*SUPPLIED INFORMATION:*

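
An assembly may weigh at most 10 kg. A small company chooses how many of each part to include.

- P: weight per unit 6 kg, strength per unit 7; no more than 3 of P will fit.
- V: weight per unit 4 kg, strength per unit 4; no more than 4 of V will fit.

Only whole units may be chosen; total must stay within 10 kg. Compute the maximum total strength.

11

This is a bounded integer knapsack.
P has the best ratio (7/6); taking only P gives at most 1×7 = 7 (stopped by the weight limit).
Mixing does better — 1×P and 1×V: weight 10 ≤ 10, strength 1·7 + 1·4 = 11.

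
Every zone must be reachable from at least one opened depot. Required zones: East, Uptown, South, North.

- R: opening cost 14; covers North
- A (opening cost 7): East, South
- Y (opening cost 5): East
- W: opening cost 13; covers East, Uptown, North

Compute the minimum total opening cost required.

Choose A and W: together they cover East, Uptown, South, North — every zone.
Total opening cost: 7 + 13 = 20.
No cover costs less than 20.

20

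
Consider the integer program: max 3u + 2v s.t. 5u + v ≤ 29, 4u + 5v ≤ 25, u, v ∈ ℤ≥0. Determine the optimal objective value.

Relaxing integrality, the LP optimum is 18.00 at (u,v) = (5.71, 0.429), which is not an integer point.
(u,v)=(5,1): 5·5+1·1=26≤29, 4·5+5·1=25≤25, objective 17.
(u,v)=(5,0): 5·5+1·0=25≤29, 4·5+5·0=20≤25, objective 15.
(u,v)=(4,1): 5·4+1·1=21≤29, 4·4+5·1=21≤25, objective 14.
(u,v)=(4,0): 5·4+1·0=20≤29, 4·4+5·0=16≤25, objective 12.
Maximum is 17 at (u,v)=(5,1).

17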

==

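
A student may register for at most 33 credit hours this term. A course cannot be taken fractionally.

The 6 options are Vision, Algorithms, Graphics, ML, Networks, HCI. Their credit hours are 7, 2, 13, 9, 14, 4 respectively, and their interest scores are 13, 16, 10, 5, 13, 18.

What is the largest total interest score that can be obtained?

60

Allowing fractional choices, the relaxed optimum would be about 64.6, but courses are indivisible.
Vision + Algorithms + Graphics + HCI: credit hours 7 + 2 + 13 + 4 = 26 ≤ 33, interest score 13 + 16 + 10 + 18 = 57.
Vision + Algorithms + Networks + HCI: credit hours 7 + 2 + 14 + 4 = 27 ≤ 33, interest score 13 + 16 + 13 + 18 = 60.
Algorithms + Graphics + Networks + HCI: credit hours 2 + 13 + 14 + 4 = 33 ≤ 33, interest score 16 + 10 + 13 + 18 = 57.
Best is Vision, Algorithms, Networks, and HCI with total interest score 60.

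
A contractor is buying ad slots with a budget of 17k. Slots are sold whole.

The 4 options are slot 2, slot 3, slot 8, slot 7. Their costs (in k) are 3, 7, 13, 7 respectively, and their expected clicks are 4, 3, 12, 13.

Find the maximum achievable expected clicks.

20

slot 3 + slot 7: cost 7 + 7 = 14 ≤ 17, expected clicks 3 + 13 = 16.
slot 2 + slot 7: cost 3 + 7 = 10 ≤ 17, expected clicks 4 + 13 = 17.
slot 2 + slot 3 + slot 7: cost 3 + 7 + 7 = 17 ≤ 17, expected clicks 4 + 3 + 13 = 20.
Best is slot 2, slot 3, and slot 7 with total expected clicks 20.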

*HOW TO COMPLETE THIS TASK:* Every line of the entries above that holds "respectively" should be copied out.

*TASK ANSWER:*
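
The 6 options are Vision, Algorithms, Graphics, ML, Networks, HCI. Their credit hours are 7, 2, 13, 9, 14, 4 respectively, and their interest scores are 13, 16, 10, 5, 13, 18.
The 4 options are slot 2, slot 3, slot 8, slot 7. Their costs (in k) are 3, 7, 13, 7 respectively, and their expected clicks are 4, 3, 12, 13.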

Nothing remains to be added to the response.